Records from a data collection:
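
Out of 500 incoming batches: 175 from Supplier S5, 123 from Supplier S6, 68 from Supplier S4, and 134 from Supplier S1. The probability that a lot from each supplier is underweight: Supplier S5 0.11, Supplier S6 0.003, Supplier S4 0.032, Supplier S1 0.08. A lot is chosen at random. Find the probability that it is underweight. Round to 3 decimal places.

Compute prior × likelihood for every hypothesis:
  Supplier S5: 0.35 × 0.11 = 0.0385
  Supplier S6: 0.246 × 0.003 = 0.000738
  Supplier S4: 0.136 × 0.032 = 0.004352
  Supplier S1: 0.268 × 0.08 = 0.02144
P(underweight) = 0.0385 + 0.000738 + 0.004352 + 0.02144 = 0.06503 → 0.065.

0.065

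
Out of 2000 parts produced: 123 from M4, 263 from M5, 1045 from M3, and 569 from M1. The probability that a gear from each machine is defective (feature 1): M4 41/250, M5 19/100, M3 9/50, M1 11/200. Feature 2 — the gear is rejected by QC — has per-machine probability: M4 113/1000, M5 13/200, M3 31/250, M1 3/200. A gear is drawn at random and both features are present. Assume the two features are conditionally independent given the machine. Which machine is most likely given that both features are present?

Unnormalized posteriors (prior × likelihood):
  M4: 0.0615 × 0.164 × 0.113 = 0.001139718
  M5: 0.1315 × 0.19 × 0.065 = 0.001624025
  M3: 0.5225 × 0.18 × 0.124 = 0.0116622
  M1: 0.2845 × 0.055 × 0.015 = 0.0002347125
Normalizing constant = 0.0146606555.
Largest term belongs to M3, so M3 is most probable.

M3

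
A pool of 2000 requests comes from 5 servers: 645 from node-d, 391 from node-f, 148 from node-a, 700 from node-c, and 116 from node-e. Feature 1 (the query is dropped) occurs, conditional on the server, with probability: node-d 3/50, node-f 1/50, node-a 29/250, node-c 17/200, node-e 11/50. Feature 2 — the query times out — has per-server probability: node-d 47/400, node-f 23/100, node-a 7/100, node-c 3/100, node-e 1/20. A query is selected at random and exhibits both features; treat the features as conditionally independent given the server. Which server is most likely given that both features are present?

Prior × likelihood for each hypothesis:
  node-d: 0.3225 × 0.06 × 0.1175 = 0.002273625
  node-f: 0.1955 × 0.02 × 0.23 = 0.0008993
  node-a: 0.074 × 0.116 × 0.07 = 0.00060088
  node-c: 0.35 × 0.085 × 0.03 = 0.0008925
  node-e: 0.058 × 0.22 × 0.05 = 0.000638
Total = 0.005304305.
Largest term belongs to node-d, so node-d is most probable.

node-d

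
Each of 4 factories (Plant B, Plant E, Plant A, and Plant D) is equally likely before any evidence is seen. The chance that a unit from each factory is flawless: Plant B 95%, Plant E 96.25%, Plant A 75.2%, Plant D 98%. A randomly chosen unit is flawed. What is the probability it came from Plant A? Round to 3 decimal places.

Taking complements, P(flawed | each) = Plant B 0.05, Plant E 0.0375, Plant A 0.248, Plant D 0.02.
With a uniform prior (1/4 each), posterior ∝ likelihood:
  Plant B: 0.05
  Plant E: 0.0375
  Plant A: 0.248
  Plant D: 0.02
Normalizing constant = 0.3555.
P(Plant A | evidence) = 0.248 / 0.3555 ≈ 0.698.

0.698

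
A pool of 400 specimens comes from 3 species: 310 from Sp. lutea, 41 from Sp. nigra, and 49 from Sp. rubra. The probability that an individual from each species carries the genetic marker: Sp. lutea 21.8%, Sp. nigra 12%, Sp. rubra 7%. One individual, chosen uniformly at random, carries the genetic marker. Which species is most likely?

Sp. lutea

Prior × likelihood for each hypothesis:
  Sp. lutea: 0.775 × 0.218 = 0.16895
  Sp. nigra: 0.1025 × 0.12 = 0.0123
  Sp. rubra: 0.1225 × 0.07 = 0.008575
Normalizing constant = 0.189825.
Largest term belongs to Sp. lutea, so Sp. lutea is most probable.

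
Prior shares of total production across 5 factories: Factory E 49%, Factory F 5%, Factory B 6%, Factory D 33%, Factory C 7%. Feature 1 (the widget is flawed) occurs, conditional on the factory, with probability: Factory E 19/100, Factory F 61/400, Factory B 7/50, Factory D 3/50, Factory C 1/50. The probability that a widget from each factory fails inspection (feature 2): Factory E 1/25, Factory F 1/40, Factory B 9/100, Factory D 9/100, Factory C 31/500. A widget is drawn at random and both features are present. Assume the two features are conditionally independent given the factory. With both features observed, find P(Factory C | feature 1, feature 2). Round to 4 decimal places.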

* * *

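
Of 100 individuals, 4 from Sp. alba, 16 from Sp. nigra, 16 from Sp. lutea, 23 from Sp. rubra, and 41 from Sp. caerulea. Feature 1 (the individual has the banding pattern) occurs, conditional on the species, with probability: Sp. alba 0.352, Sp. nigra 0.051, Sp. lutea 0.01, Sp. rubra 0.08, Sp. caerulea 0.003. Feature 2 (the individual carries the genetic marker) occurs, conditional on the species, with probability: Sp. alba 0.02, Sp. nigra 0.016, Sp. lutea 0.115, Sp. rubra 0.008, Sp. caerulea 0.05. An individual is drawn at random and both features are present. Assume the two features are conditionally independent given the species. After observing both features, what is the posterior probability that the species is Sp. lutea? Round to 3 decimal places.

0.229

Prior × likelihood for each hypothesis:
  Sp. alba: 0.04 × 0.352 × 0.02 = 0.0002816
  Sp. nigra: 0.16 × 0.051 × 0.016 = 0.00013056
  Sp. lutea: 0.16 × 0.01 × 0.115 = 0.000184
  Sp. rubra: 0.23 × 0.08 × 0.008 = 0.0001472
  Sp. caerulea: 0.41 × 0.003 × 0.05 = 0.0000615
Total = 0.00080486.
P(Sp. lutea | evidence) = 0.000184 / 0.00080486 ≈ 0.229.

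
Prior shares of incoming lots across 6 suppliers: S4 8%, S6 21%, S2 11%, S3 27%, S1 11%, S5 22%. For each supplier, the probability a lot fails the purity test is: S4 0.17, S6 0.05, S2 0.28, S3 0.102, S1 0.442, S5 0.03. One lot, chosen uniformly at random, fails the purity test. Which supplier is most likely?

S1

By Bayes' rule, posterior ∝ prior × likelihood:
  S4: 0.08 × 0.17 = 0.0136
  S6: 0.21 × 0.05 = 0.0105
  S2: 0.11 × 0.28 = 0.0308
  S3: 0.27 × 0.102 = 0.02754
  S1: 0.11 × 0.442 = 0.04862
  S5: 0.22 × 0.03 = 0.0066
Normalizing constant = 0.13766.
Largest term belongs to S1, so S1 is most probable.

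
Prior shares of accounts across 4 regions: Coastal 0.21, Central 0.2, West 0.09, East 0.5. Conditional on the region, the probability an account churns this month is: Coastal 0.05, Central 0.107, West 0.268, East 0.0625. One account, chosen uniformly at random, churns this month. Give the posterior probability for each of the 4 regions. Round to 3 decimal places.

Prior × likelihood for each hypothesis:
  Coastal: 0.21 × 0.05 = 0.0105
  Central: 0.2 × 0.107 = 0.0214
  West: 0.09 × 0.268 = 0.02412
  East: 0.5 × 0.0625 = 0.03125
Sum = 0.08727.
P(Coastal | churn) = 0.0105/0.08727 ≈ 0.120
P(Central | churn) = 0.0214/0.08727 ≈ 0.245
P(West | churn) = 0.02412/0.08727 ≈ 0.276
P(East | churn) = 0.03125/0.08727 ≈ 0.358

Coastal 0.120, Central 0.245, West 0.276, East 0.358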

◆ **Action item**: Reproduce exactly the entries above, limited to the lines from the one with "A pool of 400" through the one with "Prior shares of total", both included.

◆ **Answer to the exercise**:
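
A pool of 400 specimens comes from 3 species: 310 from Sp. lutea, 41 from Sp. nigra, and 49 from Sp. rubra. The probability that an individual from each species carries the genetic marker: Sp. lutea 21.8%, Sp. nigra 12%, Sp. rubra 7%. One individual, chosen uniformly at random, carries the genetic marker. Which species is most likely?

Sp. lutea

Prior × likelihood for each hypothesis:
  Sp. lutea: 0.775 × 0.218 = 0.16895
  Sp. nigra: 0.1025 × 0.12 = 0.0123
  Sp. rubra: 0.1225 × 0.07 = 0.008575
Normalizing constant = 0.189825.
Largest term belongs to Sp. lutea, so Sp. lutea is most probable.

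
Prior shares of total production across 5 factories: Factory E 49%, Factory F 5%, Factory B 6%, Factory D 33%, Factory C 7%. Feature 1 (the widget is flawed) occurs, conditional on the factory, with probability: Factory E 19/100, Factory F 61/400, Factory B 7/50, Factory D 3/50, Factory C 1/50. The probability that a widget from each factory fails inspection (feature 2): Factory E 1/25, Factory F 1/40, Factory B 9/100, Factory D 9/100, Factory C 31/500. A widget is drawn at random and both features are present. Assume the two features are conditionally independent given the factory. With both features observed, find P(Factory C | feature 1, feature 2). Round to 4 decimal places.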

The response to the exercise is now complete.